■ TASK PROMPT ■
Here are some records; copy every line that holds the word "integration".

____ SUPPLIED MATERIAL

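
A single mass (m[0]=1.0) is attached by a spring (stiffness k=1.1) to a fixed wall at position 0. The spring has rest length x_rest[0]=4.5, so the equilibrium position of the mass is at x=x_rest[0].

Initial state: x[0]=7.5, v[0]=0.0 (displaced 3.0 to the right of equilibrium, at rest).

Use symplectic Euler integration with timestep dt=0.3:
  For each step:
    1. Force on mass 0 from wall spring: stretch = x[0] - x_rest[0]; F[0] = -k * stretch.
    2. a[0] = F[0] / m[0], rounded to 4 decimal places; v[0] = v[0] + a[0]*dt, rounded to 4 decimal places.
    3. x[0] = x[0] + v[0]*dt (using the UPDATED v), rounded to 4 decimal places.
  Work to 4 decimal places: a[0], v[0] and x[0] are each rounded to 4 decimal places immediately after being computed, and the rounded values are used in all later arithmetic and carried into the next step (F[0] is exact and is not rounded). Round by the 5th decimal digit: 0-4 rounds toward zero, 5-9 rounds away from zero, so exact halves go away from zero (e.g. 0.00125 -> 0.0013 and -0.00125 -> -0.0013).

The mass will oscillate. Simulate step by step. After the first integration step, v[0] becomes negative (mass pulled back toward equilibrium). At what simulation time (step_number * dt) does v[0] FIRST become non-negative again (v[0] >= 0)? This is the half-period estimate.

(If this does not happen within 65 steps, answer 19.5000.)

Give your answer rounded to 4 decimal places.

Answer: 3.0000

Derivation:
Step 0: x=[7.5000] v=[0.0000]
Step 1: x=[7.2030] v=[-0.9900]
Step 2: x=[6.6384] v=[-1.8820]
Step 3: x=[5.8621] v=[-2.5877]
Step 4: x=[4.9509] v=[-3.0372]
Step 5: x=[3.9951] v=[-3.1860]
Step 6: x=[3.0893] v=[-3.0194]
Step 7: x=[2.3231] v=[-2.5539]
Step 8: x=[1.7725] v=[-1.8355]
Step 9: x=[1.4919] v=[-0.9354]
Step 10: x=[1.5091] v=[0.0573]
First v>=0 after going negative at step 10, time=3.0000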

________

■ RESPONSE ■
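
Use symplectic Euler integration with timestep dt=0.3:
The mass will oscillate. Simulate step by step. After the first integration step, v[0] becomes negative (mass pulled back toward equilibrium). At what simulation time (step_number * dt) does v[0] FIRST become non-negative again (v[0] >= 0)? This is the half-period estimate.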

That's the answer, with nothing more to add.